-- Problem requirements --
Gather the lines from the material that contain "collected".

============

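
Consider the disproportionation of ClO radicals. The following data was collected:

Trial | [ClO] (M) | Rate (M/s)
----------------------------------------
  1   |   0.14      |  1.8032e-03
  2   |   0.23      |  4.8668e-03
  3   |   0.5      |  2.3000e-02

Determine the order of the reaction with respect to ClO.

second order (2)

Step 1: Compare trials to find order n where rate₂/rate₁ = ([ClO]₂/[ClO]₁)^n
Step 2: rate₂/rate₁ = 4.8668e-03/1.8032e-03 = 2.699
Step 3: [ClO]₂/[ClO]₁ = 0.23/0.14 = 1.643
Step 4: n = ln(2.699)/ln(1.643) = 2.00 ≈ 2
Step 5: The reaction is second order in ClO.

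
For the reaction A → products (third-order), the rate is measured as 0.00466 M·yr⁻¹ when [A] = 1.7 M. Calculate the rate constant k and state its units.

0.0009485 M⁻²·yr⁻¹

Step 1: rate = k[A]^3, so k = rate / [A]^3.
Step 2: k = 0.00466 / (1.7)^3 = 0.00466 / 4.913.
Step 3: k = 0.0009485 M⁻²·yr⁻¹.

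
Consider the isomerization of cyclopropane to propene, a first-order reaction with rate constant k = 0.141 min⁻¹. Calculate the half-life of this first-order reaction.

4.916 min

Step 1: For a first-order reaction, t₁/₂ = ln(2)/k
Step 2: t₁/₂ = ln(2)/0.141
Step 3: t₁/₂ = 0.6931/0.141 = 4.916 min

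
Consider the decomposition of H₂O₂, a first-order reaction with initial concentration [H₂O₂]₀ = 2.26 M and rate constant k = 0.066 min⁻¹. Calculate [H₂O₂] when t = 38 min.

0.184 M

Step 1: For a first-order reaction: [H₂O₂] = [H₂O₂]₀ × e^(-kt)
Step 2: [H₂O₂] = 2.26 × e^(-0.066 × 38)
Step 3: [H₂O₂] = 2.26 × e^(-2.508)
Step 4: [H₂O₂] = 2.26 × 0.0814309 = 0.184 M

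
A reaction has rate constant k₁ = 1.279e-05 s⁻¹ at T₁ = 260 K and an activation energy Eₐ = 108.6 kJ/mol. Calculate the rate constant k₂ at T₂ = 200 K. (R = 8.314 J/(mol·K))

3.641e-12 s⁻¹

Step 1: Use the two-temperature Arrhenius form: ln(k₂/k₁) = -Eₐ/R × (1/T₂ - 1/T₁)
Step 2: Convert Eₐ to J/mol: 108.6 kJ/mol = 108600 J/mol
Step 3: 1/T₂ - 1/T₁ = 1/200 - 1/260 = 1.153846e-03 K⁻¹
Step 4: ln(k₂/k₁) = -108600/8.314 × 1.153846e-03 = -15.07189
Step 5: k₂ = k₁ × exp(-15.07189) = 1.279e-05 × 2.84683e-07 = 3.641e-12 s⁻¹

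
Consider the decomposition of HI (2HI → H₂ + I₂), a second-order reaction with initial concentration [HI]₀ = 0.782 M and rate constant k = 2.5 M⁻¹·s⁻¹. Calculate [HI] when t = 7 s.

0.05325 M

Step 1: For a second-order reaction: 1/[HI] = 1/[HI]₀ + kt
Step 2: 1/[HI] = 1/0.782 + 2.5 × 7
Step 3: 1/[HI] = 1.279 + 17.5 = 18.78
Step 4: [HI] = 1/18.78 = 0.05325 M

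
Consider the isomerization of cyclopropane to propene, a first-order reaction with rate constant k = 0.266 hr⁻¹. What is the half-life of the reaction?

2.606 hr

Step 1: For a first-order reaction, t₁/₂ = ln(2)/k
Step 2: t₁/₂ = ln(2)/0.266
Step 3: t₁/₂ = 0.6931/0.266 = 2.606 hr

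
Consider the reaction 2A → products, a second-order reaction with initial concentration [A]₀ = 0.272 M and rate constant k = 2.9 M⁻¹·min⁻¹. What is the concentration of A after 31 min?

0.01069 M

Step 1: For a second-order reaction: 1/[A] = 1/[A]₀ + kt
Step 2: 1/[A] = 1/0.272 + 2.9 × 31
Step 3: 1/[A] = 3.676 + 89.9 = 93.58
Step 4: [A] = 1/93.58 = 0.01069 M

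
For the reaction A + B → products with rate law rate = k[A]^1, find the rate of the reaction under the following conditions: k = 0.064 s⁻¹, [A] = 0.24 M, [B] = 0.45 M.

0.01536 M/s

Step 1: The rate law is rate = k[A]^1
Step 2: Note that the rate does not depend on [B] (zero order in B).
Step 3: rate = 0.064 × (0.24)^1 = 0.01536 M/s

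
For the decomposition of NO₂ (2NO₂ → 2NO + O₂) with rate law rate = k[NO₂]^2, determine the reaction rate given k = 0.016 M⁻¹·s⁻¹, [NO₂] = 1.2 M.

0.02304 M/s

Step 1: Identify the rate law: rate = k[NO₂]^2
Step 2: Substitute values: rate = 0.016 × (1.2)^2
Step 3: Calculate: rate = 0.016 × 1.44 = 0.02304 M/s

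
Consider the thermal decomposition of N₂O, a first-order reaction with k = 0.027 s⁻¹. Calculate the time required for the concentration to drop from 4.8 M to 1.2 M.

51.34 s

Step 1: For first-order: t = ln([N₂O]₀/[N₂O])/k
Step 2: t = ln(4.8/1.2)/0.027
Step 3: t = ln(4)/0.027
Step 4: t = 1.386/0.027 = 51.34 s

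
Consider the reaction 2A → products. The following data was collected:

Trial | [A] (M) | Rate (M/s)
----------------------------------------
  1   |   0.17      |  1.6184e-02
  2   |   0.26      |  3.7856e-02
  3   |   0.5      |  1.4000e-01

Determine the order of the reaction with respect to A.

second order (2)

Step 1: Compare trials to find order n where rate₂/rate₁ = ([A]₂/[A]₁)^n
Step 2: rate₂/rate₁ = 3.7856e-02/1.6184e-02 = 2.339
Step 3: [A]₂/[A]₁ = 0.26/0.17 = 1.529
Step 4: n = ln(2.339)/ln(1.529) = 2.00 ≈ 2
Step 5: The reaction is second order in A.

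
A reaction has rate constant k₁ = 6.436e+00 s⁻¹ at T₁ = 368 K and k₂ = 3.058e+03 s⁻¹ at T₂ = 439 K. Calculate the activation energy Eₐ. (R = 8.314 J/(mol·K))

116.6 kJ/mol

Step 1: Use the two-temperature Arrhenius form: ln(k₂/k₁) = -Eₐ/R × (1/T₂ - 1/T₁)
Step 2: ln(k₂/k₁) = ln(3.058e+03/6.436e+00) = ln(475.14) = 6.16361
Step 3: 1/T₂ - 1/T₁ = 1/439 - 1/368 = -4.394870e-04 K⁻¹
Step 4: Eₐ = -R × ln(k₂/k₁) / (1/T₂ - 1/T₁) = -8.314 × 6.16361 / -4.394870e-04
Step 5: Eₐ = 1.1660e+05 J/mol = 116.6 kJ/mol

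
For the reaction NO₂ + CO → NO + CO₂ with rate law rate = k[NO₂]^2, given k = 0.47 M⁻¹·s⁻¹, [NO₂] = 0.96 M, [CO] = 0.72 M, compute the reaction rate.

0.4332 M/s

Step 1: The rate law is rate = k[NO₂]^2
Step 2: Note that the rate does not depend on [CO] (zero order in CO).
Step 3: rate = 0.47 × (0.96)^2 = 0.433152 M/s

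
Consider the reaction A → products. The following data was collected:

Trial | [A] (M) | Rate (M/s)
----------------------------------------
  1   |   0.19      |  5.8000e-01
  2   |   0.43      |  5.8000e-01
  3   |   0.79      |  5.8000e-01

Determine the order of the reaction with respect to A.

zeroth order (0)

Step 1: Compare trials - when concentration changes, rate stays constant.
Step 2: rate₂/rate₁ = 5.8000e-01/5.8000e-01 = 1
Step 3: [A]₂/[A]₁ = 0.43/0.19 = 2.263
Step 4: Since rate ratio ≈ (conc ratio)^0, the reaction is zeroth order.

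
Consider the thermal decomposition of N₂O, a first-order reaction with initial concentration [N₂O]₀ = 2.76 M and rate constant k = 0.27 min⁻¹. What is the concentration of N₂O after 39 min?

7.375e-05 M

Step 1: For a first-order reaction: [N₂O] = [N₂O]₀ × e^(-kt)
Step 2: [N₂O] = 2.76 × e^(-0.27 × 39)
Step 3: [N₂O] = 2.76 × e^(-10.53)
Step 4: [N₂O] = 2.76 × 2.67226e-05 = 7.375e-05 M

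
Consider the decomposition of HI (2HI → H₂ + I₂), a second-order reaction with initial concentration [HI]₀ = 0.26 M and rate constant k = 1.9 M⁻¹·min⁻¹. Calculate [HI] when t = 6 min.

0.06559 M

Step 1: For a second-order reaction: 1/[HI] = 1/[HI]₀ + kt
Step 2: 1/[HI] = 1/0.26 + 1.9 × 6
Step 3: 1/[HI] = 3.846 + 11.4 = 15.25
Step 4: [HI] = 1/15.25 = 0.06559 M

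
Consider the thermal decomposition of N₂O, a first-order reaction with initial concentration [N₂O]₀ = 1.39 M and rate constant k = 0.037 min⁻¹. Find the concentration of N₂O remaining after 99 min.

0.03566 M

Step 1: For a first-order reaction: [N₂O] = [N₂O]₀ × e^(-kt)
Step 2: [N₂O] = 1.39 × e^(-0.037 × 99)
Step 3: [N₂O] = 1.39 × e^(-3.663)
Step 4: [N₂O] = 1.39 × 0.0256554 = 0.03566 M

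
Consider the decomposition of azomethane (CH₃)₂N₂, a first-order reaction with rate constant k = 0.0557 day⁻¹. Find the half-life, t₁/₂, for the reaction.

12.44 day

Step 1: For a first-order reaction, t₁/₂ = ln(2)/k
Step 2: t₁/₂ = ln(2)/0.0557
Step 3: t₁/₂ = 0.6931/0.0557 = 12.44 day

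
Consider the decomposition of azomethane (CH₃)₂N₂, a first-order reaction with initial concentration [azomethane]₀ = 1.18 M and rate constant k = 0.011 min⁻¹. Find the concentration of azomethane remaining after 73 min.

0.5286 M

Step 1: For a first-order reaction: [azomethane] = [azomethane]₀ × e^(-kt)
Step 2: [azomethane] = 1.18 × e^(-0.011 × 73)
Step 3: [azomethane] = 1.18 × e^(-0.803)
Step 4: [azomethane] = 1.18 × 0.447983 = 0.5286 M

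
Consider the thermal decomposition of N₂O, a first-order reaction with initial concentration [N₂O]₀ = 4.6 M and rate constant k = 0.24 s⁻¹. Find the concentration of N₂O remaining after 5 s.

1.385 M

Step 1: For a first-order reaction: [N₂O] = [N₂O]₀ × e^(-kt)
Step 2: [N₂O] = 4.6 × e^(-0.24 × 5)
Step 3: [N₂O] = 4.6 × e^(-1.2)
Step 4: [N₂O] = 4.6 × 0.301194 = 1.385 M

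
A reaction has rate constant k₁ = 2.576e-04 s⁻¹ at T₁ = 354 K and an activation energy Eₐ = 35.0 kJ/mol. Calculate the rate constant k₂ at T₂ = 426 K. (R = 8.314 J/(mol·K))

1.922e-03 s⁻¹

Step 1: Use the two-temperature Arrhenius form: ln(k₂/k₁) = -Eₐ/R × (1/T₂ - 1/T₁)
Step 2: Convert Eₐ to J/mol: 35.0 kJ/mol = 35000 J/mol
Step 3: 1/T₂ - 1/T₁ = 1/426 - 1/354 = -4.774409e-04 K⁻¹
Step 4: ln(k₂/k₁) = -35000/8.314 × -4.774409e-04 = 2.00991
Step 5: k₂ = k₁ × exp(2.00991) = 2.576e-04 × 7.46265e+00 = 1.922e-03 s⁻¹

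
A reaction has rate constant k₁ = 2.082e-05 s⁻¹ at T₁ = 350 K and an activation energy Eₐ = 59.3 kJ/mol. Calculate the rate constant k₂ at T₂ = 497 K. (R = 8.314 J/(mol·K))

8.634e-03 s⁻¹

Step 1: Use the two-temperature Arrhenius form: ln(k₂/k₁) = -Eₐ/R × (1/T₂ - 1/T₁)
Step 2: Convert Eₐ to J/mol: 59.3 kJ/mol = 59300 J/mol
Step 3: 1/T₂ - 1/T₁ = 1/497 - 1/350 = -8.450704e-04 K⁻¹
Step 4: ln(k₂/k₁) = -59300/8.314 × -8.450704e-04 = 6.02750
Step 5: k₂ = k₁ × exp(6.02750) = 2.082e-05 × 4.14677e+02 = 8.634e-03 s⁻¹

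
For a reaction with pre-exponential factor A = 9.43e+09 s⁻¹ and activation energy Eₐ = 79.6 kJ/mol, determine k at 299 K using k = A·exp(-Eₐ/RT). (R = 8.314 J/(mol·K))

1.17e-04 s⁻¹

Step 1: Use the Arrhenius equation: k = A × exp(-Eₐ/RT)
Step 2: Convert Eₐ to J/mol: 79.6 kJ/mol = 79600 J/mol
Step 3: Calculate the exponent: -Eₐ/(RT) = -79600/(8.314 × 299) = -32.02078
Step 4: k = 9.43e+09 × exp(-32.02078)
Step 5: k = 9.43e+09 × 1.24037e-14 = 1.1697e-04 s⁻¹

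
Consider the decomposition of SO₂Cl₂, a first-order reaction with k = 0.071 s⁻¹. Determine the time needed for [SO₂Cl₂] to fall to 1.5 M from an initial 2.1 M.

4.739 s

Step 1: For first-order: t = ln([SO₂Cl₂]₀/[SO₂Cl₂])/k
Step 2: t = ln(2.1/1.5)/0.071
Step 3: t = ln(1.4)/0.071
Step 4: t = 0.3365/0.071 = 4.739 s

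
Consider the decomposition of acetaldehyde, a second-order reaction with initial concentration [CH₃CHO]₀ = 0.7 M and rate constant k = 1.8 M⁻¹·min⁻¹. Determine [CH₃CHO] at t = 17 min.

0.03122 M

Step 1: For a second-order reaction: 1/[CH₃CHO] = 1/[CH₃CHO]₀ + kt
Step 2: 1/[CH₃CHO] = 1/0.7 + 1.8 × 17
Step 3: 1/[CH₃CHO] = 1.429 + 30.6 = 32.03
Step 4: [CH₃CHO] = 1/32.03 = 0.03122 M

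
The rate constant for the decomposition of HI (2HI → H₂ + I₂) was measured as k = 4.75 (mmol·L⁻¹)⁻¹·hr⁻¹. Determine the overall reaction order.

second order (2)

Step 1: The units of k for an nth-order reaction are (concentration)^(1-n)·(time)⁻¹.
Step 2: Here k has units (mmol·L⁻¹)⁻¹·hr⁻¹, so the concentration exponent is -1.
Step 3: 1 - n = -1 ⇒ n = 2. The reaction is second order.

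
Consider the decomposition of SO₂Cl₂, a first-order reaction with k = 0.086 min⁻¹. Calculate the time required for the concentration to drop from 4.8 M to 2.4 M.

8.06 min

Step 1: For first-order: t = ln([SO₂Cl₂]₀/[SO₂Cl₂])/k
Step 2: t = ln(4.8/2.4)/0.086
Step 3: t = ln(2)/0.086
Step 4: t = 0.6931/0.086 = 8.06 min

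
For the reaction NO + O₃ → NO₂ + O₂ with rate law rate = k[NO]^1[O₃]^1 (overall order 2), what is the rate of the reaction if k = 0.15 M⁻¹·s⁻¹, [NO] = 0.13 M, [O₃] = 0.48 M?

0.00936 M/s

Step 1: The rate law is rate = k[NO]^1[O₃]^1, overall order = 1+1 = 2
Step 2: Substitute values: rate = 0.15 × (0.13)^1 × (0.48)^1
Step 3: rate = 0.15 × 0.13 × 0.48 = 0.00936 M/s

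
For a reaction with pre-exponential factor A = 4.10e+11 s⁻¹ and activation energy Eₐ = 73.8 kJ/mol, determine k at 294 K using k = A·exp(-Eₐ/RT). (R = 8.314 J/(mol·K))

3.16e-02 s⁻¹

Step 1: Use the Arrhenius equation: k = A × exp(-Eₐ/RT)
Step 2: Convert Eₐ to J/mol: 73.8 kJ/mol = 73800 J/mol
Step 3: Calculate the exponent: -Eₐ/(RT) = -73800/(8.314 × 294) = -30.19250
Step 4: k = 4.10e+11 × exp(-30.19250)
Step 5: k = 4.10e+11 × 7.71905e-14 = 3.1648e-02 s⁻¹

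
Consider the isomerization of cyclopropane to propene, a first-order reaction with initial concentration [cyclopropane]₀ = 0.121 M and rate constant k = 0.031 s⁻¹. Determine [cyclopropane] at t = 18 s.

0.06925 M

Step 1: For a first-order reaction: [cyclopropane] = [cyclopropane]₀ × e^(-kt)
Step 2: [cyclopropane] = 0.121 × e^(-0.031 × 18)
Step 3: [cyclopropane] = 0.121 × e^(-0.558)
Step 4: [cyclopropane] = 0.121 × 0.572353 = 0.06925 M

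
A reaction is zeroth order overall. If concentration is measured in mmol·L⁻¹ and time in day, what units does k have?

mmol·L⁻¹·day⁻¹

Step 1: For overall order n, rate = k × (concentration)^n.
Step 2: Rate has units mmol·L⁻¹·day⁻¹; concentration term has units (mmol·L⁻¹)^0.
Step 3: k = rate / (concentration)^n, so units of k = (mmol·L⁻¹)^(1-0)·day⁻¹ = mmol·L⁻¹·day⁻¹.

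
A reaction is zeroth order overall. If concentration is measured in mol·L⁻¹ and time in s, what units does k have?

mol·L⁻¹·s⁻¹

Step 1: For overall order n, rate = k × (concentration)^n.
Step 2: Rate has units mol·L⁻¹·s⁻¹; concentration term has units (mol·L⁻¹)^0.
Step 3: k = rate / (concentration)^n, so units of k = (mol·L⁻¹)^(1-0)·s⁻¹ = mol·L⁻¹·s⁻¹.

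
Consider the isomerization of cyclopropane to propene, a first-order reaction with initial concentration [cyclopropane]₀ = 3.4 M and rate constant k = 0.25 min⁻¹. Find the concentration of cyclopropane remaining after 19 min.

0.02942 M

Step 1: For a first-order reaction: [cyclopropane] = [cyclopropane]₀ × e^(-kt)
Step 2: [cyclopropane] = 3.4 × e^(-0.25 × 19)
Step 3: [cyclopropane] = 3.4 × e^(-4.75)
Step 4: [cyclopropane] = 3.4 × 0.0086517 = 0.02942 M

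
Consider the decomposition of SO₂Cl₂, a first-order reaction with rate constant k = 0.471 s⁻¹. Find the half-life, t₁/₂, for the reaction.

1.472 s

Step 1: For a first-order reaction, t₁/₂ = ln(2)/k
Step 2: t₁/₂ = ln(2)/0.471
Step 3: t₁/₂ = 0.6931/0.471 = 1.472 s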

============

-- Your solution --
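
Consider the disproportionation of ClO radicals. The following data was collected:
Consider the reaction 2A → products. The following data was collected:
Consider the reaction A → products. The following data was collected: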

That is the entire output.